◆ **INSTRUCTIONS TO FOLLOW**
Take every line in the entries that includes the word "Gather" and copy it.

+++ GIVEN DATA

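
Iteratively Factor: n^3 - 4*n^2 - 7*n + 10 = (n - 5)*(n^2 + n - 2) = (n - 5)*(n - 1)*(n + 2)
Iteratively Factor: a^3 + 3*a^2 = (a + 3)*(a^2) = a*(a + 3)*(a)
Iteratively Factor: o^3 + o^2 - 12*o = (o + 4)*(o^2 - 3*o) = (o - 3)*(o + 4)*(o)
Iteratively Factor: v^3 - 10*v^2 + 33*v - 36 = (v - 3)*(v^2 - 7*v + 12) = (v - 4)*(v - 3)*(v - 3)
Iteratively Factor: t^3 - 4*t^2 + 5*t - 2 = (t - 2)*(t^2 - 2*t + 1) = (t - 2)*(t - 1)*(t - 1)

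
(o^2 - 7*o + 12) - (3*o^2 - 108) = -2*o^2 - 7*o + 120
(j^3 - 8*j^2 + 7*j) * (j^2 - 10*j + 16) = j^5 - 18*j^4 + 103*j^3 - 198*j^2 + 112*j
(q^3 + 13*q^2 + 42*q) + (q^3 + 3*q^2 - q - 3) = 2*q^3 + 16*q^2 + 41*q - 3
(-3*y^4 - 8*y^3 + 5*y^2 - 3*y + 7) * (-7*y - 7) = 21*y^5 + 77*y^4 + 21*y^3 - 14*y^2 - 28*y - 49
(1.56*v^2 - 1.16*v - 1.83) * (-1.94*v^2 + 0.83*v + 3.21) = -3.0264*v^4 + 3.5452*v^3 + 7.595*v^2 - 5.2425*v - 5.8743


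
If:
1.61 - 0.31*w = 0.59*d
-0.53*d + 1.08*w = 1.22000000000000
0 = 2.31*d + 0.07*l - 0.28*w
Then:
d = 1.70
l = -48.17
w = 1.96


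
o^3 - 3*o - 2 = (o - 2)*(o + 1)^2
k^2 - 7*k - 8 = (k - 8)*(k + 1)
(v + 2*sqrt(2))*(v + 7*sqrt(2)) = v^2 + 9*sqrt(2)*v + 28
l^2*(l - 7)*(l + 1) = l^4 - 6*l^3 - 7*l^2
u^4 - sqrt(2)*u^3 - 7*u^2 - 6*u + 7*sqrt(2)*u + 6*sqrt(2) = (u - 3)*(u + 1)*(u + 2)*(u - sqrt(2))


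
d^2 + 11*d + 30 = (d + 5)*(d + 6)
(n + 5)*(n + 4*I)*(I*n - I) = I*n^3 - 4*n^2 + 4*I*n^2 - 16*n - 5*I*n + 20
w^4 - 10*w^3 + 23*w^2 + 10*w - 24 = (w - 6)*(w - 4)*(w - 1)*(w + 1)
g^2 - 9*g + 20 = (g - 5)*(g - 4)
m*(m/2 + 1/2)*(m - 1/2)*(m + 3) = m^4/2 + 7*m^3/4 + m^2/2 - 3*m/4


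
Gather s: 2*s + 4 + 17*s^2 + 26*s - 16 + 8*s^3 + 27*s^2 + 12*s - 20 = 8*s^3 + 44*s^2 + 40*s - 32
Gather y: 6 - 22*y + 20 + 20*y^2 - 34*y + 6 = 20*y^2 - 56*y + 32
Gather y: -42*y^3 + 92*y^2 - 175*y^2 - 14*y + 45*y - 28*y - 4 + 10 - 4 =-42*y^3 - 83*y^2 + 3*y + 2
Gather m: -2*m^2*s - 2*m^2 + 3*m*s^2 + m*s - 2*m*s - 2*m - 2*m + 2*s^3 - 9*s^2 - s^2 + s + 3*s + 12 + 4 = m^2*(-2*s - 2) + m*(3*s^2 - s - 4) + 2*s^3 - 10*s^2 + 4*s + 16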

++++++

◆ **YOUR RESPONSE**
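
Gather s: 2*s + 4 + 17*s^2 + 26*s - 16 + 8*s^3 + 27*s^2 + 12*s - 20 = 8*s^3 + 44*s^2 + 40*s - 32
Gather y: 6 - 22*y + 20 + 20*y^2 - 34*y + 6 = 20*y^2 - 56*y + 32
Gather y: -42*y^3 + 92*y^2 - 175*y^2 - 14*y + 45*y - 28*y - 4 + 10 - 4 =-42*y^3 - 83*y^2 + 3*y + 2
Gather m: -2*m^2*s - 2*m^2 + 3*m*s^2 + m*s - 2*m*s - 2*m - 2*m + 2*s^3 - 9*s^2 - s^2 + s + 3*s + 12 + 4 = m^2*(-2*s - 2) + m*(3*s^2 - s - 4) + 2*s^3 - 10*s^2 + 4*s + 16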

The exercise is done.